--- START ---

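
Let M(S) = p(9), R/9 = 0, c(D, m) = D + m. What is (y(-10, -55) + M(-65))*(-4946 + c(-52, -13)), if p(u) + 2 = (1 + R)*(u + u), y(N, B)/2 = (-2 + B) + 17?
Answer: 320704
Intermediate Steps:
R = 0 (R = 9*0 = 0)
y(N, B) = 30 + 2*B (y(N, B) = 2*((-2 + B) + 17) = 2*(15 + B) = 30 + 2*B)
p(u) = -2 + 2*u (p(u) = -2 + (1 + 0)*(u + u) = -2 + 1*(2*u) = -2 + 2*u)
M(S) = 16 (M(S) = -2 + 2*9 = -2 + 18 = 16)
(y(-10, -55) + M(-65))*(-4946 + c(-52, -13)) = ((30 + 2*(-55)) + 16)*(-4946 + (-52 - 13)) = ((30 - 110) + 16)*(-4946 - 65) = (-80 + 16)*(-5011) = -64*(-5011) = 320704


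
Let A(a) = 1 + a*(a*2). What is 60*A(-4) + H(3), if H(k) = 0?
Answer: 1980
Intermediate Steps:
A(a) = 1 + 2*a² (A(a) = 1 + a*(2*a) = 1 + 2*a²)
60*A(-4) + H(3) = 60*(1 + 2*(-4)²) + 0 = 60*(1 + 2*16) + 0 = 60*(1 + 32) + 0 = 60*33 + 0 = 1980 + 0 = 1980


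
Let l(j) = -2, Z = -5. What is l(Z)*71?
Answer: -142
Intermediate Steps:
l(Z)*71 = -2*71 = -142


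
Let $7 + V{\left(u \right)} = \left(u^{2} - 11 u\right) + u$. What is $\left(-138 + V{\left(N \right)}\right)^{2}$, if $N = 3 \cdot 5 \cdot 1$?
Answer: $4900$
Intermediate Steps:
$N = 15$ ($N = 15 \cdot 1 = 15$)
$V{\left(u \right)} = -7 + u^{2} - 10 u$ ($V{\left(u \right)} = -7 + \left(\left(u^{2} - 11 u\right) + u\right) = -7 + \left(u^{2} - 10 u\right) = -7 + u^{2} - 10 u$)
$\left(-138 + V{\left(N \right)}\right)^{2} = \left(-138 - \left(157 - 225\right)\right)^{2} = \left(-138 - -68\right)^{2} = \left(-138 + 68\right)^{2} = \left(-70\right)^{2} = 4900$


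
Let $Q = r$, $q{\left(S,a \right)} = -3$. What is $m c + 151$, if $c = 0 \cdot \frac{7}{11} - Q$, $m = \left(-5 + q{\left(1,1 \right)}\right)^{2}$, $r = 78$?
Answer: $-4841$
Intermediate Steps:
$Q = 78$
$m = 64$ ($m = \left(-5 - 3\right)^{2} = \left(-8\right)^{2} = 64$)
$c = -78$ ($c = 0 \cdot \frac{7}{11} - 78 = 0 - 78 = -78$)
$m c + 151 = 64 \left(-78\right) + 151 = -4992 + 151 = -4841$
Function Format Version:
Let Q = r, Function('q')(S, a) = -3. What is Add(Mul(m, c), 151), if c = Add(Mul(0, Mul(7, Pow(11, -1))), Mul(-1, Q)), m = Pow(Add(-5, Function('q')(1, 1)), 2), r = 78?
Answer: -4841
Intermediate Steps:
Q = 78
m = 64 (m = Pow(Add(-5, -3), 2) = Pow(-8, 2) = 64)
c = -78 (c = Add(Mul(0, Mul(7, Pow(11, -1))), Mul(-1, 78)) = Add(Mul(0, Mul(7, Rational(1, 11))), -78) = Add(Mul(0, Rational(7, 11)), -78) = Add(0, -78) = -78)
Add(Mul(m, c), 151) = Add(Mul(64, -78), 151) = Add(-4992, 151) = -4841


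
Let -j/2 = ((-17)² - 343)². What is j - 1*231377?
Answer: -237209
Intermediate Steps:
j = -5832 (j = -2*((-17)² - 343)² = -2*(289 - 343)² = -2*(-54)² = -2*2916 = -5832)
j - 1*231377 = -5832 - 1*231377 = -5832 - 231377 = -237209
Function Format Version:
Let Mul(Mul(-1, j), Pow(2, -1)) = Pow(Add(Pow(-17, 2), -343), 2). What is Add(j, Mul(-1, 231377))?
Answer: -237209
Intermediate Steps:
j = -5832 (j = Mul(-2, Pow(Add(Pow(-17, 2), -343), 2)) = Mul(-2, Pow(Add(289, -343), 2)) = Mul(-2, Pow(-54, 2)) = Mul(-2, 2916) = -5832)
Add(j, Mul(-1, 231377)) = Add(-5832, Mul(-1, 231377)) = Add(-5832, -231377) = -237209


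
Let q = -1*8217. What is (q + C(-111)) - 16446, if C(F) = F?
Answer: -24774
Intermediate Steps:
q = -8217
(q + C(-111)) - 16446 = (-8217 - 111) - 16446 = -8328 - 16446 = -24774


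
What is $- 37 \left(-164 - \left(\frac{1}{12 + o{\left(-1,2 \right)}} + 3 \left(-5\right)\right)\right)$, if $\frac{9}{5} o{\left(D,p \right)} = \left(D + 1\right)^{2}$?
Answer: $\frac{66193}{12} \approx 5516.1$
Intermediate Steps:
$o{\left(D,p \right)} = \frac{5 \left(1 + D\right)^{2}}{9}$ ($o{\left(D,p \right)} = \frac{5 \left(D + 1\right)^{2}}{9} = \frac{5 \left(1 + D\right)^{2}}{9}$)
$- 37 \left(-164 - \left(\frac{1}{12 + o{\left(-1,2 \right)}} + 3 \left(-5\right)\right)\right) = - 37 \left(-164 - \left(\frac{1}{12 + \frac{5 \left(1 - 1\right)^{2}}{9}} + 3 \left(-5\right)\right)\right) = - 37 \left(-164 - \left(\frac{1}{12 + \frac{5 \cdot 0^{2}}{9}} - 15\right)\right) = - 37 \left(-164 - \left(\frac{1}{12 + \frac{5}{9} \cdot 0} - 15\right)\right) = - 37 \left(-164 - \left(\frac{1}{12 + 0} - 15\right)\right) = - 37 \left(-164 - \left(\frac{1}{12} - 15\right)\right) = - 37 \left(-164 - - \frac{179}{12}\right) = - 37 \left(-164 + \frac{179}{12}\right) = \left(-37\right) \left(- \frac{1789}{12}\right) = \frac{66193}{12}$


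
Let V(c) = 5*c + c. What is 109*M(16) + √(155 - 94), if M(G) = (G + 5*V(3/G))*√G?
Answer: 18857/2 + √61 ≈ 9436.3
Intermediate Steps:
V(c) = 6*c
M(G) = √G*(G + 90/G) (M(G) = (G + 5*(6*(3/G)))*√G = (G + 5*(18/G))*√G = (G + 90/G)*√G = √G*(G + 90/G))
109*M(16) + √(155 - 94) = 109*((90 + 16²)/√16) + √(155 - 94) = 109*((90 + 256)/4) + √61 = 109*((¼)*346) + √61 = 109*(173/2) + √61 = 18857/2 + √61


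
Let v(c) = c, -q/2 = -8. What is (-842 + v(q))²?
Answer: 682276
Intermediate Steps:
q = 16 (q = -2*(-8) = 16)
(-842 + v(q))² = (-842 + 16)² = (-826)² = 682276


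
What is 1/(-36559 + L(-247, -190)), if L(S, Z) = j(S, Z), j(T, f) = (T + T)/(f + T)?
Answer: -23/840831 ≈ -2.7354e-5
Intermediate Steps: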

--- END ---

→ Description of the task
Would you write out each entry precisely as it is given?

→ Response
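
Let M(S) = p(9), R/9 = 0, c(D, m) = D + m. What is (y(-10, -55) + M(-65))*(-4946 + c(-52, -13)), if p(u) + 2 = (1 + R)*(u + u), y(N, B)/2 = (-2 + B) + 17?
Answer: 320704
Intermediate Steps:
R = 0 (R = 9*0 = 0)
y(N, B) = 30 + 2*B (y(N, B) = 2*((-2 + B) + 17) = 2*(15 + B) = 30 + 2*B)
p(u) = -2 + 2*u (p(u) = -2 + (1 + 0)*(u + u) = -2 + 1*(2*u) = -2 + 2*u)
M(S) = 16 (M(S) = -2 + 2*9 = -2 + 18 = 16)
(y(-10, -55) + M(-65))*(-4946 + c(-52, -13)) = ((30 + 2*(-55)) + 16)*(-4946 + (-52 - 13)) = ((30 - 110) + 16)*(-4946 - 65) = (-80 + 16)*(-5011) = -64*(-5011) = 320704


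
Let A(a) = 1 + a*(a*2). What is 60*A(-4) + H(3), if H(k) = 0?
Answer: 1980
Intermediate Steps:
A(a) = 1 + 2*a² (A(a) = 1 + a*(2*a) = 1 + 2*a²)
60*A(-4) + H(3) = 60*(1 + 2*(-4)²) + 0 = 60*(1 + 2*16) + 0 = 60*(1 + 32) + 0 = 60*33 + 0 = 1980 + 0 = 1980


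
Let l(j) = -2, Z = -5. What is l(Z)*71?
Answer: -142
Intermediate Steps:
l(Z)*71 = -2*71 = -142


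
Let $7 + V{\left(u \right)} = \left(u^{2} - 11 u\right) + u$. What is $\left(-138 + V{\left(N \right)}\right)^{2}$, if $N = 3 \cdot 5 \cdot 1$?
Answer: $4900$
Intermediate Steps:
$N = 15$ ($N = 15 \cdot 1 = 15$)
$V{\left(u \right)} = -7 + u^{2} - 10 u$ ($V{\left(u \right)} = -7 + \left(\left(u^{2} - 11 u\right) + u\right) = -7 + \left(u^{2} - 10 u\right) = -7 + u^{2} - 10 u$)
$\left(-138 + V{\left(N \right)}\right)^{2} = \left(-138 - \left(157 - 225\right)\right)^{2} = \left(-138 - -68\right)^{2} = \left(-138 + 68\right)^{2} = \left(-70\right)^{2} = 4900$


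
Let $Q = r$, $q{\left(S,a \right)} = -3$. What is $m c + 151$, if $c = 0 \cdot \frac{7}{11} - Q$, $m = \left(-5 + q{\left(1,1 \right)}\right)^{2}$, $r = 78$?
Answer: $-4841$
Intermediate Steps:
$Q = 78$
$m = 64$ ($m = \left(-5 - 3\right)^{2} = \left(-8\right)^{2} = 64$)
$c = -78$ ($c = 0 \cdot \frac{7}{11} - 78 = 0 - 78 = -78$)
$m c + 151 = 64 \left(-78\right) + 151 = -4992 + 151 = -4841$
Function Format Version:
Let Q = r, Function('q')(S, a) = -3. What is Add(Mul(m, c), 151), if c = Add(Mul(0, Mul(7, Pow(11, -1))), Mul(-1, Q)), m = Pow(Add(-5, Function('q')(1, 1)), 2), r = 78?
Answer: -4841
Intermediate Steps:
Q = 78
m = 64 (m = Pow(Add(-5, -3), 2) = Pow(-8, 2) = 64)
c = -78 (c = Add(Mul(0, Mul(7, Pow(11, -1))), Mul(-1, 78)) = Add(Mul(0, Mul(7, Rational(1, 11))), -78) = Add(Mul(0, Rational(7, 11)), -78) = Add(0, -78) = -78)
Add(Mul(m, c), 151) = Add(Mul(64, -78), 151) = Add(-4992, 151) = -4841


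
Let -j/2 = ((-17)² - 343)². What is j - 1*231377?
Answer: -237209
Intermediate Steps:
j = -5832 (j = -2*((-17)² - 343)² = -2*(289 - 343)² = -2*(-54)² = -2*2916 = -5832)
j - 1*231377 = -5832 - 1*231377 = -5832 - 231377 = -237209
Function Format Version:
Let Mul(Mul(-1, j), Pow(2, -1)) = Pow(Add(Pow(-17, 2), -343), 2). What is Add(j, Mul(-1, 231377))?
Answer: -237209
Intermediate Steps:
j = -5832 (j = Mul(-2, Pow(Add(Pow(-17, 2), -343), 2)) = Mul(-2, Pow(Add(289, -343), 2)) = Mul(-2, Pow(-54, 2)) = Mul(-2, 2916) = -5832)
Add(j, Mul(-1, 231377)) = Add(-5832, Mul(-1, 231377)) = Add(-5832, -231377) = -237209


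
Let q = -1*8217. What is (q + C(-111)) - 16446, if C(F) = F?
Answer: -24774
Intermediate Steps:
q = -8217
(q + C(-111)) - 16446 = (-8217 - 111) - 16446 = -8328 - 16446 = -24774


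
What is $- 37 \left(-164 - \left(\frac{1}{12 + o{\left(-1,2 \right)}} + 3 \left(-5\right)\right)\right)$, if $\frac{9}{5} o{\left(D,p \right)} = \left(D + 1\right)^{2}$?
Answer: $\frac{66193}{12} \approx 5516.1$
Intermediate Steps:
$o{\left(D,p \right)} = \frac{5 \left(1 + D\right)^{2}}{9}$ ($o{\left(D,p \right)} = \frac{5 \left(D + 1\right)^{2}}{9} = \frac{5 \left(1 + D\right)^{2}}{9}$)
$- 37 \left(-164 - \left(\frac{1}{12 + o{\left(-1,2 \right)}} + 3 \left(-5\right)\right)\right) = - 37 \left(-164 - \left(\frac{1}{12 + \frac{5 \left(1 - 1\right)^{2}}{9}} + 3 \left(-5\right)\right)\right) = - 37 \left(-164 - \left(\frac{1}{12 + \frac{5 \cdot 0^{2}}{9}} - 15\right)\right) = - 37 \left(-164 - \left(\frac{1}{12 + \frac{5}{9} \cdot 0} - 15\right)\right) = - 37 \left(-164 - \left(\frac{1}{12 + 0} - 15\right)\right) = - 37 \left(-164 - \left(\frac{1}{12} - 15\right)\right) = - 37 \left(-164 - - \frac{179}{12}\right) = - 37 \left(-164 + \frac{179}{12}\right) = \left(-37\right) \left(- \frac{1789}{12}\right) = \frac{66193}{12}$


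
Let V(c) = 5*c + c. What is 109*M(16) + √(155 - 94), if M(G) = (G + 5*V(3/G))*√G?
Answer: 18857/2 + √61 ≈ 9436.3
Intermediate Steps:
V(c) = 6*c
M(G) = √G*(G + 90/G) (M(G) = (G + 5*(6*(3/G)))*√G = (G + 5*(18/G))*√G = (G + 90/G)*√G = √G*(G + 90/G))
109*M(16) + √(155 - 94) = 109*((90 + 16²)/√16) + √(155 - 94) = 109*((90 + 256)/4) + √61 = 109*((¼)*346) + √61 = 109*(173/2) + √61 = 18857/2 + √61


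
Let v(c) = c, -q/2 = -8. What is (-842 + v(q))²?
Answer: 682276
Intermediate Steps:
q = 16 (q = -2*(-8) = 16)
(-842 + v(q))² = (-842 + 16)² = (-826)² = 682276


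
What is 1/(-36559 + L(-247, -190)), if L(S, Z) = j(S, Z), j(T, f) = (T + T)/(f + T)?
Answer: -23/840831 ≈ -2.7354e-5
Intermediate Steps: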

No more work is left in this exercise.